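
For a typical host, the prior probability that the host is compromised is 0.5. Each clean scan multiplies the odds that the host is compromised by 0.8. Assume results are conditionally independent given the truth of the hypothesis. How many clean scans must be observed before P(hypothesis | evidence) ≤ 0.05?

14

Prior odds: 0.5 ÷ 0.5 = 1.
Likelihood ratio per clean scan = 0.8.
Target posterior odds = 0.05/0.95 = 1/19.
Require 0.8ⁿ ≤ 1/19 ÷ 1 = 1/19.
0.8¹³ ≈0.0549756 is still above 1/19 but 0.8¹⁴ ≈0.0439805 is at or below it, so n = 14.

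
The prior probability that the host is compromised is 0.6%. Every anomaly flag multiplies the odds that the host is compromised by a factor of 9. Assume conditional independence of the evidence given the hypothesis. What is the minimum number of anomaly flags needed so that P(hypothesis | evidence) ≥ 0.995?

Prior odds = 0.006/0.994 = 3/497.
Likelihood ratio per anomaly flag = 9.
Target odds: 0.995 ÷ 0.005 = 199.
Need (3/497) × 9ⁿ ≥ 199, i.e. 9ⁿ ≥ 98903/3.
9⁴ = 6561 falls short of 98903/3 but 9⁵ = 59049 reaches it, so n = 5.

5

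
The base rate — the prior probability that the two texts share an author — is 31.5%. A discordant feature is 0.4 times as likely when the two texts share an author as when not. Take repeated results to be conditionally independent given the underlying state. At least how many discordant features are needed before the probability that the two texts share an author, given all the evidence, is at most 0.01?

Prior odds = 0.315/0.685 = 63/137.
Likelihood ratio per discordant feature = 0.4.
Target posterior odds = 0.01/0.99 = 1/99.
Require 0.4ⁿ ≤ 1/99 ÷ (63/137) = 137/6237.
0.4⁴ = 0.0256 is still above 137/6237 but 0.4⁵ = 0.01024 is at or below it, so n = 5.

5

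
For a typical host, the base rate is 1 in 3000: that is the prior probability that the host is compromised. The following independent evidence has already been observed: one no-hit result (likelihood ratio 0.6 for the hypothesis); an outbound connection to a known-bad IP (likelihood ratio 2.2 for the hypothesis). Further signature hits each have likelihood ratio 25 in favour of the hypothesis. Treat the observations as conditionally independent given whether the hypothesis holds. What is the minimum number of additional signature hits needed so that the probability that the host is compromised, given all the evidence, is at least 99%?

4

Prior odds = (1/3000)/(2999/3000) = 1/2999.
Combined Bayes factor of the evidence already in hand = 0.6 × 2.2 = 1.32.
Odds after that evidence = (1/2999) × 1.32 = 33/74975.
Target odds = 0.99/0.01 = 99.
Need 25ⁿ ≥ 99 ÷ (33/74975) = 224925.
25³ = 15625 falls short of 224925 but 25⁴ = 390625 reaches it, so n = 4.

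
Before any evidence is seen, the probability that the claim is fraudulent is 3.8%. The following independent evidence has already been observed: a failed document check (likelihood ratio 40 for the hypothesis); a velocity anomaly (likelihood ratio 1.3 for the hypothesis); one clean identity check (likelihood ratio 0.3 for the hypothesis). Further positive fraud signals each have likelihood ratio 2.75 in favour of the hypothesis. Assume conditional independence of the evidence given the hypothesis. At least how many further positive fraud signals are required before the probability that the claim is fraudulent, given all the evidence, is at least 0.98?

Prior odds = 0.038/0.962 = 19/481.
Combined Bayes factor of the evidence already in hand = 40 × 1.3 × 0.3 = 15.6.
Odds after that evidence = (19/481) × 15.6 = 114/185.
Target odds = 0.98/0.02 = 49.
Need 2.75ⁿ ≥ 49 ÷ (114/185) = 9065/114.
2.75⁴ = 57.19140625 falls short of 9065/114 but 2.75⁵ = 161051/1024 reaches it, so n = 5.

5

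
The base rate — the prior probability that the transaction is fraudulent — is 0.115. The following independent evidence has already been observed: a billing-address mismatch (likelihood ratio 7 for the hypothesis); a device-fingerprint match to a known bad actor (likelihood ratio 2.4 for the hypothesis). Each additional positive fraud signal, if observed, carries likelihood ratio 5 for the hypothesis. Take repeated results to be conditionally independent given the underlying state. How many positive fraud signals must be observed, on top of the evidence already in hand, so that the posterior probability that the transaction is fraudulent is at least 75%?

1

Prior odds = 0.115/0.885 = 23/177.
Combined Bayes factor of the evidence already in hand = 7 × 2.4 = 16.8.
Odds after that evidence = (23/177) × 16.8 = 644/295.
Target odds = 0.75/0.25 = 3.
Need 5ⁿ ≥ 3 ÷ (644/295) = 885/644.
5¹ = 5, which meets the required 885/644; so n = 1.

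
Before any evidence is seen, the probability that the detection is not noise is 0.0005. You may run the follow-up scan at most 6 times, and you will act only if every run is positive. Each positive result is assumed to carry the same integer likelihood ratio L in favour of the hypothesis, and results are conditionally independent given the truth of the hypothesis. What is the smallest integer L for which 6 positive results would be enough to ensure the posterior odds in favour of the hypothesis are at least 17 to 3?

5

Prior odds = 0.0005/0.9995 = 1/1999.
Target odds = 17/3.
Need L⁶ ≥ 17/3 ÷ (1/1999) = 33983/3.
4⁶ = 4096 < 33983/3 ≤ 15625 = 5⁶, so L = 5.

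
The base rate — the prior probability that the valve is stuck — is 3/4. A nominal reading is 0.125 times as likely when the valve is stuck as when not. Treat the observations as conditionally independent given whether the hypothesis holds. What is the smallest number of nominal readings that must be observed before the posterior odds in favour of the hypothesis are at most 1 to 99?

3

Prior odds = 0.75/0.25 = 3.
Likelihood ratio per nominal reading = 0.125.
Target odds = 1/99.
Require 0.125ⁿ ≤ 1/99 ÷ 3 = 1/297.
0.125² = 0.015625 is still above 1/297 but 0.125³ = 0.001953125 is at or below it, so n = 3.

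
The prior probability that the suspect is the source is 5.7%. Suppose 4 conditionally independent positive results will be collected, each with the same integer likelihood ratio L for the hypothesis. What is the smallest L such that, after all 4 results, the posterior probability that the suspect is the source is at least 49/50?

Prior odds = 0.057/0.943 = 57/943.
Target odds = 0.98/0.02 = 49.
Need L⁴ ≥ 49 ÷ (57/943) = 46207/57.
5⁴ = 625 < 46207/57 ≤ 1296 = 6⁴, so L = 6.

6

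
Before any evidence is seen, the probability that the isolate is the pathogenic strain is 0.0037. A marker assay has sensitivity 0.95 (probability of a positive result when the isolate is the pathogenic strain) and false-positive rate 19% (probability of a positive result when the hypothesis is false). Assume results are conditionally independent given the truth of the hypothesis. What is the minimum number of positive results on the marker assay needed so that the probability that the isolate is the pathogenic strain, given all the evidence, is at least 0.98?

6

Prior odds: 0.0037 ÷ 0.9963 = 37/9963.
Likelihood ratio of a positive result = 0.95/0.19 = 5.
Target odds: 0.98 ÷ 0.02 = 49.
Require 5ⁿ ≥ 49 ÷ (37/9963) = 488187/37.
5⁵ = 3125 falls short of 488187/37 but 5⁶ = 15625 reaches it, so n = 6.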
----
> HOW TO COMPLETE THIS TASK
The material above needs to be reproduced exactly as written.

> ANSWER TO THE PROBLEM
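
For a typical host, the prior probability that the host is compromised is 0.5. Each clean scan multiplies the odds that the host is compromised by 0.8. Assume results are conditionally independent given the truth of the hypothesis. How many clean scans must be observed before P(hypothesis | evidence) ≤ 0.05?

14

Prior odds: 0.5 ÷ 0.5 = 1.
Likelihood ratio per clean scan = 0.8.
Target posterior odds = 0.05/0.95 = 1/19.
Require 0.8ⁿ ≤ 1/19 ÷ 1 = 1/19.
0.8¹³ ≈0.0549756 is still above 1/19 but 0.8¹⁴ ≈0.0439805 is at or below it, so n = 14.

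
The prior probability that the host is compromised is 0.6%. Every anomaly flag multiplies the odds that the host is compromised by a factor of 9. Assume conditional independence of the evidence given the hypothesis. What is the minimum number of anomaly flags needed so that P(hypothesis | evidence) ≥ 0.995?

Prior odds = 0.006/0.994 = 3/497.
Likelihood ratio per anomaly flag = 9.
Target odds: 0.995 ÷ 0.005 = 199.
Need (3/497) × 9ⁿ ≥ 199, i.e. 9ⁿ ≥ 98903/3.
9⁴ = 6561 falls short of 98903/3 but 9⁵ = 59049 reaches it, so n = 5.

5

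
The base rate — the prior probability that the two texts share an author — is 31.5%. A discordant feature is 0.4 times as likely when the two texts share an author as when not. Take repeated results to be conditionally independent given the underlying state. At least how many discordant features are needed before the probability that the two texts share an author, given all the evidence, is at most 0.01?

Prior odds = 0.315/0.685 = 63/137.
Likelihood ratio per discordant feature = 0.4.
Target posterior odds = 0.01/0.99 = 1/99.
Require 0.4ⁿ ≤ 1/99 ÷ (63/137) = 137/6237.
0.4⁴ = 0.0256 is still above 137/6237 but 0.4⁵ = 0.01024 is at or below it, so n = 5.

5

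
For a typical host, the base rate is 1 in 3000: that is the prior probability that the host is compromised. The following independent evidence has already been observed: one no-hit result (likelihood ratio 0.6 for the hypothesis); an outbound connection to a known-bad IP (likelihood ratio 2.2 for the hypothesis). Further signature hits each have likelihood ratio 25 in favour of the hypothesis. Treat the observations as conditionally independent given whether the hypothesis holds. What is the minimum number of additional signature hits needed so that the probability that the host is compromised, given all the evidence, is at least 99%?

4

Prior odds = (1/3000)/(2999/3000) = 1/2999.
Combined Bayes factor of the evidence already in hand = 0.6 × 2.2 = 1.32.
Odds after that evidence = (1/2999) × 1.32 = 33/74975.
Target odds = 0.99/0.01 = 99.
Need 25ⁿ ≥ 99 ÷ (33/74975) = 224925.
25³ = 15625 falls short of 224925 but 25⁴ = 390625 reaches it, so n = 4.

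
Before any evidence is seen, the probability that the claim is fraudulent is 3.8%. The following independent evidence has already been observed: a failed document check (likelihood ratio 40 for the hypothesis); a velocity anomaly (likelihood ratio 1.3 for the hypothesis); one clean identity check (likelihood ratio 0.3 for the hypothesis). Further positive fraud signals each have likelihood ratio 2.75 in favour of the hypothesis. Assume conditional independence of the evidence given the hypothesis. At least how many further positive fraud signals are required before the probability that the claim is fraudulent, given all the evidence, is at least 0.98?

Prior odds = 0.038/0.962 = 19/481.
Combined Bayes factor of the evidence already in hand = 40 × 1.3 × 0.3 = 15.6.
Odds after that evidence = (19/481) × 15.6 = 114/185.
Target odds = 0.98/0.02 = 49.
Need 2.75ⁿ ≥ 49 ÷ (114/185) = 9065/114.
2.75⁴ = 57.19140625 falls short of 9065/114 but 2.75⁵ = 161051/1024 reaches it, so n = 5.

5

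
The base rate — the prior probability that the transaction is fraudulent — is 0.115. The following independent evidence has already been observed: a billing-address mismatch (likelihood ratio 7 for the hypothesis); a device-fingerprint match to a known bad actor (likelihood ratio 2.4 for the hypothesis). Each additional positive fraud signal, if observed, carries likelihood ratio 5 for the hypothesis. Take repeated results to be conditionally independent given the underlying state. How many positive fraud signals must be observed, on top of the evidence already in hand, so that the posterior probability that the transaction is fraudulent is at least 75%?

1

Prior odds = 0.115/0.885 = 23/177.
Combined Bayes factor of the evidence already in hand = 7 × 2.4 = 16.8.
Odds after that evidence = (23/177) × 16.8 = 644/295.
Target odds = 0.75/0.25 = 3.
Need 5ⁿ ≥ 3 ÷ (644/295) = 885/644.
5¹ = 5, which meets the required 885/644; so n = 1.

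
Before any evidence is seen, the probability that the detection is not noise is 0.0005. You may run the follow-up scan at most 6 times, and you will act only if every run is positive. Each positive result is assumed to carry the same integer likelihood ratio L in favour of the hypothesis, and results are conditionally independent given the truth of the hypothesis. What is the smallest integer L for which 6 positive results would be enough to ensure the posterior odds in favour of the hypothesis are at least 17 to 3?

5

Prior odds = 0.0005/0.9995 = 1/1999.
Target odds = 17/3.
Need L⁶ ≥ 17/3 ÷ (1/1999) = 33983/3.
4⁶ = 4096 < 33983/3 ≤ 15625 = 5⁶, so L = 5.

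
The base rate — the prior probability that the valve is stuck — is 3/4. A nominal reading is 0.125 times as likely when the valve is stuck as when not. Treat the observations as conditionally independent given whether the hypothesis holds. What is the smallest number of nominal readings that must be observed before the posterior odds in favour of the hypothesis are at most 1 to 99?

3

Prior odds = 0.75/0.25 = 3.
Likelihood ratio per nominal reading = 0.125.
Target odds = 1/99.
Require 0.125ⁿ ≤ 1/99 ÷ 3 = 1/297.
0.125² = 0.015625 is still above 1/297 but 0.125³ = 0.001953125 is at or below it, so n = 3.

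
The prior probability that the suspect is the source is 5.7%. Suppose 4 conditionally independent positive results will be collected, each with the same integer likelihood ratio L for the hypothesis. What is the smallest L such that, after all 4 results, the posterior probability that the suspect is the source is at least 49/50?

Prior odds = 0.057/0.943 = 57/943.
Target odds = 0.98/0.02 = 49.
Need L⁴ ≥ 49 ÷ (57/943) = 46207/57.
5⁴ = 625 < 46207/57 ≤ 1296 = 6⁴, so L = 6.

6

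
Before any evidence is seen, the probability that the isolate is the pathogenic strain is 0.0037. A marker assay has sensitivity 0.95 (probability of a positive result when the isolate is the pathogenic strain) and false-positive rate 19% (probability of a positive result when the hypothesis is false). Assume results are conditionally independent given the truth of the hypothesis. What is the minimum number of positive results on the marker assay needed so that the probability that the isolate is the pathogenic strain, given all the evidence, is at least 0.98?

6

Prior odds: 0.0037 ÷ 0.9963 = 37/9963.
Likelihood ratio of a positive result = 0.95/0.19 = 5.
Target odds: 0.98 ÷ 0.02 = 49.
Require 5ⁿ ≥ 49 ÷ (37/9963) = 488187/37.
5⁵ = 3125 falls short of 488187/37 but 5⁶ = 15625 reaches it, so n = 6.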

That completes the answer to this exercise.